Starting at the first line and ending at the last, output the data exactly.

• THE INPUT:
:::

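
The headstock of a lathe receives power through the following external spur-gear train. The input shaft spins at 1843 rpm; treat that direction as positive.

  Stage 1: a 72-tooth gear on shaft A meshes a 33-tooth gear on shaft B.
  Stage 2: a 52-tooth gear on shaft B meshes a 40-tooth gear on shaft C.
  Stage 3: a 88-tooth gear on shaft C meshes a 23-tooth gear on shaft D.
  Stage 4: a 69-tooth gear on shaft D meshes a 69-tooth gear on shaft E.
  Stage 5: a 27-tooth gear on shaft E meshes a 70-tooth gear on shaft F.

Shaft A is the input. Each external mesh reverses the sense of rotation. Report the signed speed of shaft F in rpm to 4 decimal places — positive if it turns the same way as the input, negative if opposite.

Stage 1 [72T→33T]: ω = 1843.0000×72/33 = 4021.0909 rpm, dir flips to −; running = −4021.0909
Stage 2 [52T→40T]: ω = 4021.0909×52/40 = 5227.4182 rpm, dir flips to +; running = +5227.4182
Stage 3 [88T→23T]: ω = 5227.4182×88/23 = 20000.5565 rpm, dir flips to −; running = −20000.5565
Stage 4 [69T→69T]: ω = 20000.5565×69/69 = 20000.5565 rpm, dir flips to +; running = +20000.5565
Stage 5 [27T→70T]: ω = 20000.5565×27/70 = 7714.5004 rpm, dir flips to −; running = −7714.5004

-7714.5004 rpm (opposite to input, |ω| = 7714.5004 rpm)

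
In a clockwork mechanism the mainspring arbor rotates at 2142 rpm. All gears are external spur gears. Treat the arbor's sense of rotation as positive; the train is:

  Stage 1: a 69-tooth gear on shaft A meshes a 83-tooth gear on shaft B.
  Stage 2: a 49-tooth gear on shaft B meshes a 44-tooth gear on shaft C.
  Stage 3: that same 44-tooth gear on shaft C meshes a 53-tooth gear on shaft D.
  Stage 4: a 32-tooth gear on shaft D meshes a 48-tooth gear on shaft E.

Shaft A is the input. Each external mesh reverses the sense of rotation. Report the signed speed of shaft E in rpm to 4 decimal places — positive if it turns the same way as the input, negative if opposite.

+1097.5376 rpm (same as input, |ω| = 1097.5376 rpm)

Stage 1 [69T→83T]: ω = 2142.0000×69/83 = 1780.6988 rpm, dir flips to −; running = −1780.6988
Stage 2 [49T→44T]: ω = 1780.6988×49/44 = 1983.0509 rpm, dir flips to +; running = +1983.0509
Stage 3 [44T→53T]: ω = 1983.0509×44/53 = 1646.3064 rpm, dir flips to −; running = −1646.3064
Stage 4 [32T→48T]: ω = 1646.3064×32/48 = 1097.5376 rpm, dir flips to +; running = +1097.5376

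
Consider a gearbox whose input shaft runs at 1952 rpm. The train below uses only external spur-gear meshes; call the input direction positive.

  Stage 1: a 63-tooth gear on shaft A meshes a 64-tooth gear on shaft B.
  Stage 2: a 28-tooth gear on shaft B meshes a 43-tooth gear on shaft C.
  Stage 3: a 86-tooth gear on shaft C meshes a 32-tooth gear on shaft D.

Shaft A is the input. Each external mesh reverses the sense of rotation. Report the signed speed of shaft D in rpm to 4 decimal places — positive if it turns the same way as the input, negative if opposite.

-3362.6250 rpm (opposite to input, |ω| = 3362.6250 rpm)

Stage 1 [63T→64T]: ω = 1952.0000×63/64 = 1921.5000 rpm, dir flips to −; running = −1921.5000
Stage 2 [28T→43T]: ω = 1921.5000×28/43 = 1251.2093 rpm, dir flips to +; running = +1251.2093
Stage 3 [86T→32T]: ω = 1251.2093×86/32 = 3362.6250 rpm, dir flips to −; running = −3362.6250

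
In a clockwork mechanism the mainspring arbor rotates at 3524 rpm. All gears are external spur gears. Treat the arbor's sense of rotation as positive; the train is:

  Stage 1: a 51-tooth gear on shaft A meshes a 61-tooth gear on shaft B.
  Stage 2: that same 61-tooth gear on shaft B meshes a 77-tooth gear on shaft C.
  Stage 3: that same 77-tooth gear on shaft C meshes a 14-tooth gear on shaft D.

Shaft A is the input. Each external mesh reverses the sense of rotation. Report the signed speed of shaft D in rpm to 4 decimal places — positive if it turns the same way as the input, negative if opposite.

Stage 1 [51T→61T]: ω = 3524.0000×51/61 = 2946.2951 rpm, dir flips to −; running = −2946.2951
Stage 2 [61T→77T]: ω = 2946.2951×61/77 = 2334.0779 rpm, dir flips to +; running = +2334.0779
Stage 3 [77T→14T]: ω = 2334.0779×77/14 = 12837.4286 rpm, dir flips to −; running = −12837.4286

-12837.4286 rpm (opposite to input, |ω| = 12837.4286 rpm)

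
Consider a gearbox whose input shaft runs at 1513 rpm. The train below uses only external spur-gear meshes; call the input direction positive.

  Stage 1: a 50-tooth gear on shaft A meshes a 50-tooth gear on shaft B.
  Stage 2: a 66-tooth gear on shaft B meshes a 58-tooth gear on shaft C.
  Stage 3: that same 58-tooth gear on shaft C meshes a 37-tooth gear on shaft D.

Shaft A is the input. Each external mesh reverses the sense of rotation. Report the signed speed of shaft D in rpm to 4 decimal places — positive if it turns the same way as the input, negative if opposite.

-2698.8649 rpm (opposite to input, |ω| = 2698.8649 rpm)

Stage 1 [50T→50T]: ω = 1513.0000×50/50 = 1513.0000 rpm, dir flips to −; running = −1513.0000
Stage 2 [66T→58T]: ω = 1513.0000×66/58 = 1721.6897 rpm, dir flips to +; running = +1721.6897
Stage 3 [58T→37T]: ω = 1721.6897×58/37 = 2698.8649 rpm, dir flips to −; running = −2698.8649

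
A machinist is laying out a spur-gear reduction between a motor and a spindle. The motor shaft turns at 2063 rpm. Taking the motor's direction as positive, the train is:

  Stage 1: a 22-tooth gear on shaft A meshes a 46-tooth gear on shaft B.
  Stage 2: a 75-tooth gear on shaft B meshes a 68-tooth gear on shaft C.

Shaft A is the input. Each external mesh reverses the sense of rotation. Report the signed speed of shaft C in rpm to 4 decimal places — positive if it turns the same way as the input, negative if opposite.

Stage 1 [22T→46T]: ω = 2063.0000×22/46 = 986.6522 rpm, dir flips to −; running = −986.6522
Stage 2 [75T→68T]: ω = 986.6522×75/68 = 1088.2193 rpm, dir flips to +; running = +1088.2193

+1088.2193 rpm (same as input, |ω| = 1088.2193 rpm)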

:::

• YOUR SOLUTION:
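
The headstock of a lathe receives power through the following external spur-gear train. The input shaft spins at 1843 rpm; treat that direction as positive.

  Stage 1: a 72-tooth gear on shaft A meshes a 33-tooth gear on shaft B.
  Stage 2: a 52-tooth gear on shaft B meshes a 40-tooth gear on shaft C.
  Stage 3: a 88-tooth gear on shaft C meshes a 23-tooth gear on shaft D.
  Stage 4: a 69-tooth gear on shaft D meshes a 69-tooth gear on shaft E.
  Stage 5: a 27-tooth gear on shaft E meshes a 70-tooth gear on shaft F.

Shaft A is the input. Each external mesh reverses the sense of rotation. Report the signed speed of shaft F in rpm to 4 decimal places — positive if it turns the same way as the input, negative if opposite.

Stage 1 [72T→33T]: ω = 1843.0000×72/33 = 4021.0909 rpm, dir flips to −; running = −4021.0909
Stage 2 [52T→40T]: ω = 4021.0909×52/40 = 5227.4182 rpm, dir flips to +; running = +5227.4182
Stage 3 [88T→23T]: ω = 5227.4182×88/23 = 20000.5565 rpm, dir flips to −; running = −20000.5565
Stage 4 [69T→69T]: ω = 20000.5565×69/69 = 20000.5565 rpm, dir flips to +; running = +20000.5565
Stage 5 [27T→70T]: ω = 20000.5565×27/70 = 7714.5004 rpm, dir flips to −; running = −7714.5004

-7714.5004 rpm (opposite to input, |ω| = 7714.5004 rpm)

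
In a clockwork mechanism the mainspring arbor rotates at 2142 rpm. All gears are external spur gears. Treat the arbor's sense of rotation as positive; the train is:

  Stage 1: a 69-tooth gear on shaft A meshes a 83-tooth gear on shaft B.
  Stage 2: a 49-tooth gear on shaft B meshes a 44-tooth gear on shaft C.
  Stage 3: that same 44-tooth gear on shaft C meshes a 53-tooth gear on shaft D.
  Stage 4: a 32-tooth gear on shaft D meshes a 48-tooth gear on shaft E.

Shaft A is the input. Each external mesh reverses the sense of rotation. Report the signed speed of shaft E in rpm to 4 decimal places — positive if it turns the same way as the input, negative if opposite.

+1097.5376 rpm (same as input, |ω| = 1097.5376 rpm)

Stage 1 [69T→83T]: ω = 2142.0000×69/83 = 1780.6988 rpm, dir flips to −; running = −1780.6988
Stage 2 [49T→44T]: ω = 1780.6988×49/44 = 1983.0509 rpm, dir flips to +; running = +1983.0509
Stage 3 [44T→53T]: ω = 1983.0509×44/53 = 1646.3064 rpm, dir flips to −; running = −1646.3064
Stage 4 [32T→48T]: ω = 1646.3064×32/48 = 1097.5376 rpm, dir flips to +; running = +1097.5376

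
Consider a gearbox whose input shaft runs at 1952 rpm. The train below uses only external spur-gear meshes; call the input direction positive.

  Stage 1: a 63-tooth gear on shaft A meshes a 64-tooth gear on shaft B.
  Stage 2: a 28-tooth gear on shaft B meshes a 43-tooth gear on shaft C.
  Stage 3: a 86-tooth gear on shaft C meshes a 32-tooth gear on shaft D.

Shaft A is the input. Each external mesh reverses the sense of rotation. Report the signed speed of shaft D in rpm to 4 decimal places — positive if it turns the same way as the input, negative if opposite.

-3362.6250 rpm (opposite to input, |ω| = 3362.6250 rpm)

Stage 1 [63T→64T]: ω = 1952.0000×63/64 = 1921.5000 rpm, dir flips to −; running = −1921.5000
Stage 2 [28T→43T]: ω = 1921.5000×28/43 = 1251.2093 rpm, dir flips to +; running = +1251.2093
Stage 3 [86T→32T]: ω = 1251.2093×86/32 = 3362.6250 rpm, dir flips to −; running = −3362.6250

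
In a clockwork mechanism the mainspring arbor rotates at 3524 rpm. All gears are external spur gears. Treat the arbor's sense of rotation as positive; the train is:

  Stage 1: a 51-tooth gear on shaft A meshes a 61-tooth gear on shaft B.
  Stage 2: that same 61-tooth gear on shaft B meshes a 77-tooth gear on shaft C.
  Stage 3: that same 77-tooth gear on shaft C meshes a 14-tooth gear on shaft D.

Shaft A is the input. Each external mesh reverses the sense of rotation. Report the signed speed of shaft D in rpm to 4 decimal places — positive if it turns the same way as the input, negative if opposite.

Stage 1 [51T→61T]: ω = 3524.0000×51/61 = 2946.2951 rpm, dir flips to −; running = −2946.2951
Stage 2 [61T→77T]: ω = 2946.2951×61/77 = 2334.0779 rpm, dir flips to +; running = +2334.0779
Stage 3 [77T→14T]: ω = 2334.0779×77/14 = 12837.4286 rpm, dir flips to −; running = −12837.4286

-12837.4286 rpm (opposite to input, |ω| = 12837.4286 rpm)

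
Consider a gearbox whose input shaft runs at 1513 rpm. The train below uses only external spur-gear meshes; call the input direction positive.

  Stage 1: a 50-tooth gear on shaft A meshes a 50-tooth gear on shaft B.
  Stage 2: a 66-tooth gear on shaft B meshes a 58-tooth gear on shaft C.
  Stage 3: that same 58-tooth gear on shaft C meshes a 37-tooth gear on shaft D.

Shaft A is the input. Each external mesh reverses the sense of rotation. Report the signed speed of shaft D in rpm to 4 decimal places — positive if it turns the same way as the input, negative if opposite.

-2698.8649 rpm (opposite to input, |ω| = 2698.8649 rpm)

Stage 1 [50T→50T]: ω = 1513.0000×50/50 = 1513.0000 rpm, dir flips to −; running = −1513.0000
Stage 2 [66T→58T]: ω = 1513.0000×66/58 = 1721.6897 rpm, dir flips to +; running = +1721.6897
Stage 3 [58T→37T]: ω = 1721.6897×58/37 = 2698.8649 rpm, dir flips to −; running = −2698.8649

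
A machinist is laying out a spur-gear reduction between a motor and a spindle. The motor shaft turns at 2063 rpm. Taking the motor's direction as positive, the train is:

  Stage 1: a 22-tooth gear on shaft A meshes a 46-tooth gear on shaft B.
  Stage 2: a 75-tooth gear on shaft B meshes a 68-tooth gear on shaft C.

Shaft A is the input. Each external mesh reverses the sense of rotation. Report the signed speed of shaft C in rpm to 4 decimal places — positive if it turns the same way as the input, negative if opposite.

Stage 1 [22T→46T]: ω = 2063.0000×22/46 = 986.6522 rpm, dir flips to −; running = −986.6522
Stage 2 [75T→68T]: ω = 986.6522×75/68 = 1088.2193 rpm, dir flips to +; running = +1088.2193

+1088.2193 rpm (same as input, |ω| = 1088.2193 rpm)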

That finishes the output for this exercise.